**WORK INSTRUCTIONS**
In the records below, the line with "4 advertisers are" opens the range and the line with "Slot 6: Ember" closes it; print that range exactly and nothing else.

╭─ EXTRACTED RECORDS

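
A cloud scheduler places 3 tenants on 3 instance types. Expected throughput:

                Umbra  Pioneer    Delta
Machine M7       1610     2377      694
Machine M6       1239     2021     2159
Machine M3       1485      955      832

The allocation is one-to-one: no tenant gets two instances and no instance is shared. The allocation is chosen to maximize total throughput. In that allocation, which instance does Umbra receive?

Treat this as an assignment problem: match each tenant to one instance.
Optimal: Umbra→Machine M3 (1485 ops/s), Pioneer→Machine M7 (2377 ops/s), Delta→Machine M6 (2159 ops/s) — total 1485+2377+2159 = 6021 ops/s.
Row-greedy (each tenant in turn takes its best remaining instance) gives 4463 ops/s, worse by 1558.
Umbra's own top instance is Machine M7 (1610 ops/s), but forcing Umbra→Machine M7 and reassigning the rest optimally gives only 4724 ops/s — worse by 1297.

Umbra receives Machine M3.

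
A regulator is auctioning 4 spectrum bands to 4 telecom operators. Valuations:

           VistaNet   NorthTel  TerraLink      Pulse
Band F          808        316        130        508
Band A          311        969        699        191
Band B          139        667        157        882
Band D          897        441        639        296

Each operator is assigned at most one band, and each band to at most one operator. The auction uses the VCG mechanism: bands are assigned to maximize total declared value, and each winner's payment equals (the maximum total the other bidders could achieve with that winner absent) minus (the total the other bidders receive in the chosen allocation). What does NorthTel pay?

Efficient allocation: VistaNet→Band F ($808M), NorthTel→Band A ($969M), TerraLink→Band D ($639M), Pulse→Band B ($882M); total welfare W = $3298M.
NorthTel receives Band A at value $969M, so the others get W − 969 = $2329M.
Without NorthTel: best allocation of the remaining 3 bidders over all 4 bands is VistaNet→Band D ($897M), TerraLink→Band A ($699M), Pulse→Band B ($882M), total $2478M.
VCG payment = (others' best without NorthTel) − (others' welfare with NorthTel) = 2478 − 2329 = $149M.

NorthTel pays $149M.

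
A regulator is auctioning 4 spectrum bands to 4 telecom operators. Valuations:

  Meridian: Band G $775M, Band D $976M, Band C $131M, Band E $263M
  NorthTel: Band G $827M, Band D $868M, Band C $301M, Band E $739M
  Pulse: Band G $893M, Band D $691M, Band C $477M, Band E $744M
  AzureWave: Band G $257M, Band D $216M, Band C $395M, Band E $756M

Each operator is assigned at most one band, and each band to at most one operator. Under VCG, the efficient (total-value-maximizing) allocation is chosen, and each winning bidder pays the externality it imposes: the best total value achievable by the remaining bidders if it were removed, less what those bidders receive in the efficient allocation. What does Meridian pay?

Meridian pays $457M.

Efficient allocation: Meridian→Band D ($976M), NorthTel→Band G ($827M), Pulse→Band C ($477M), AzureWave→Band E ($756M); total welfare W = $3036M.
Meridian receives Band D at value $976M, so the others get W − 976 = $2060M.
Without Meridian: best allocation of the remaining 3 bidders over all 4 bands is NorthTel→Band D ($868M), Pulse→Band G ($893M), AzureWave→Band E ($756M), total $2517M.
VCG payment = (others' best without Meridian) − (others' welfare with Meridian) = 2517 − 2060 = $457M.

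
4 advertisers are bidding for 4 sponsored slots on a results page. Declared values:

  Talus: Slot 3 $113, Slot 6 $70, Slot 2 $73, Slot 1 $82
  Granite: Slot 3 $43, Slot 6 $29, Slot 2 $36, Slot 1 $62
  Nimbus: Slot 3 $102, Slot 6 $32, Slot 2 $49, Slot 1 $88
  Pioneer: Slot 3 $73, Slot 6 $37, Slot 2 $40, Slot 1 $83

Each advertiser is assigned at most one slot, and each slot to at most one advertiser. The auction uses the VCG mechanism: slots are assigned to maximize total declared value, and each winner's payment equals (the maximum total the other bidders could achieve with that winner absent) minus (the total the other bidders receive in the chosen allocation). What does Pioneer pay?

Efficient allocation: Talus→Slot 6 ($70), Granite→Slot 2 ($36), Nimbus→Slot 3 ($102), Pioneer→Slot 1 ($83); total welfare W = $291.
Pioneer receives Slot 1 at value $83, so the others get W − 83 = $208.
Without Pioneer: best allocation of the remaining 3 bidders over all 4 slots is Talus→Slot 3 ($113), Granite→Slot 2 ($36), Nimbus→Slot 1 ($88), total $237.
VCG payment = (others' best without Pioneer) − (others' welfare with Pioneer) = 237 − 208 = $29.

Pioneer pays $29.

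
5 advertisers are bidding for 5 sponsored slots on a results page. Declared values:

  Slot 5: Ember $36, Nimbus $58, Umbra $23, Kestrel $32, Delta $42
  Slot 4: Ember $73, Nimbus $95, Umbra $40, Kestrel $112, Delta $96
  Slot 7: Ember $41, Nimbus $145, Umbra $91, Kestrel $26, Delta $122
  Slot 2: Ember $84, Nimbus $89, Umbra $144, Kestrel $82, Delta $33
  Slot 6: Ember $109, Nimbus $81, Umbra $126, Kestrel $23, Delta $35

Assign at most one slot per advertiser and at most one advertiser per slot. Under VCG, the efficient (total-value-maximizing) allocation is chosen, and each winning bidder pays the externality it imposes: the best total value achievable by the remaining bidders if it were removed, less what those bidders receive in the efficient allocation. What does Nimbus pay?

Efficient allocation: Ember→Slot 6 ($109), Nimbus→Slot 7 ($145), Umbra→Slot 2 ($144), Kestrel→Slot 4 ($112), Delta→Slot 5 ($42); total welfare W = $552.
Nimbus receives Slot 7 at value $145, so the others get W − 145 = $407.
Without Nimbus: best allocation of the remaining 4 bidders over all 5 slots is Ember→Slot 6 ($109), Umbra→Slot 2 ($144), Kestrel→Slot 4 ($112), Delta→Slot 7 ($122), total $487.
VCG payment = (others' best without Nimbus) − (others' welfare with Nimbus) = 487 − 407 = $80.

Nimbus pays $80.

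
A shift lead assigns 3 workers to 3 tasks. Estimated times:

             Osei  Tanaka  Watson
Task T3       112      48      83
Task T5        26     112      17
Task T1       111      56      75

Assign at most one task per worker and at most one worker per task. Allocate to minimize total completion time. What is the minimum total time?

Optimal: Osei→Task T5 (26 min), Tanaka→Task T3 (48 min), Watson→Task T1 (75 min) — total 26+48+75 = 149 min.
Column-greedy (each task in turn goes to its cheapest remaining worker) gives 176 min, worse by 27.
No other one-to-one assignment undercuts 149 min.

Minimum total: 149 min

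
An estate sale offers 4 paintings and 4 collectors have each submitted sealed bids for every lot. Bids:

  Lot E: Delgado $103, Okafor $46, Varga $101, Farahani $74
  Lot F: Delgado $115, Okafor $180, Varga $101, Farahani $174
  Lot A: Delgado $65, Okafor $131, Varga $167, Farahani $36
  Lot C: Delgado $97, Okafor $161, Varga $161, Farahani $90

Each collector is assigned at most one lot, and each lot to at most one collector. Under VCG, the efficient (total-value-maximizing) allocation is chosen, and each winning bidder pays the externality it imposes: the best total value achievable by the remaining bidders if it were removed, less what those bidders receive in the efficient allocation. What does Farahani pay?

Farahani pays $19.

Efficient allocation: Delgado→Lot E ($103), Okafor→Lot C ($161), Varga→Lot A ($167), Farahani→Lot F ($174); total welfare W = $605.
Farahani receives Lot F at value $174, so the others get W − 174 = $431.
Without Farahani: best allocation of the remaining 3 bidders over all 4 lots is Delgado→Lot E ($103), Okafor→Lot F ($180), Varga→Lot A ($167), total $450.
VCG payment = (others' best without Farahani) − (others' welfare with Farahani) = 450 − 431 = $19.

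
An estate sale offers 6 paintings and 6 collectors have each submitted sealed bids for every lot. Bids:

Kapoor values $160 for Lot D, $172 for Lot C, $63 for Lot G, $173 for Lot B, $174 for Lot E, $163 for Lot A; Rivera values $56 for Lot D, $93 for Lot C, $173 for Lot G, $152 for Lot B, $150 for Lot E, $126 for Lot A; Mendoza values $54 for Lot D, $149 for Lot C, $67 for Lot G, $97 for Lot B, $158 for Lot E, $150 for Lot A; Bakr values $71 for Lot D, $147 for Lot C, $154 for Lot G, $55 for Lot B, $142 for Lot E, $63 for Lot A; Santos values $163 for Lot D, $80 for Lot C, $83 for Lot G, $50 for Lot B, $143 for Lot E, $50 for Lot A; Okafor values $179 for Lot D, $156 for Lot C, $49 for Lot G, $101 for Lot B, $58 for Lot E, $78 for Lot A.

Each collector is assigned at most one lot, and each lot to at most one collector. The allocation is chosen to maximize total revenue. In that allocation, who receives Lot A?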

╰─

**SOLUTION TO THE EXERCISE**
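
4 advertisers are bidding for 4 sponsored slots on a results page. Declared values:

  Talus: Slot 3 $113, Slot 6 $70, Slot 2 $73, Slot 1 $82
  Granite: Slot 3 $43, Slot 6 $29, Slot 2 $36, Slot 1 $62
  Nimbus: Slot 3 $102, Slot 6 $32, Slot 2 $49, Slot 1 $88
  Pioneer: Slot 3 $73, Slot 6 $37, Slot 2 $40, Slot 1 $83

Each advertiser is assigned at most one slot, and each slot to at most one advertiser. The auction uses the VCG mechanism: slots are assigned to maximize total declared value, and each winner's payment equals (the maximum total the other bidders could achieve with that winner absent) minus (the total the other bidders receive in the chosen allocation). What does Pioneer pay?

Efficient allocation: Talus→Slot 6 ($70), Granite→Slot 2 ($36), Nimbus→Slot 3 ($102), Pioneer→Slot 1 ($83); total welfare W = $291.
Pioneer receives Slot 1 at value $83, so the others get W − 83 = $208.
Without Pioneer: best allocation of the remaining 3 bidders over all 4 slots is Talus→Slot 3 ($113), Granite→Slot 2 ($36), Nimbus→Slot 1 ($88), total $237.
VCG payment = (others' best without Pioneer) − (others' welfare with Pioneer) = 237 − 208 = $29.

Pioneer pays $29.

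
5 advertisers are bidding for 5 sponsored slots on a results page. Declared values:

  Slot 5: Ember $36, Nimbus $58, Umbra $23, Kestrel $32, Delta $42
  Slot 4: Ember $73, Nimbus $95, Umbra $40, Kestrel $112, Delta $96
  Slot 7: Ember $41, Nimbus $145, Umbra $91, Kestrel $26, Delta $122
  Slot 2: Ember $84, Nimbus $89, Umbra $144, Kestrel $82, Delta $33
  Slot 6: Ember $109, Nimbus $81, Umbra $126, Kestrel $23, Delta $35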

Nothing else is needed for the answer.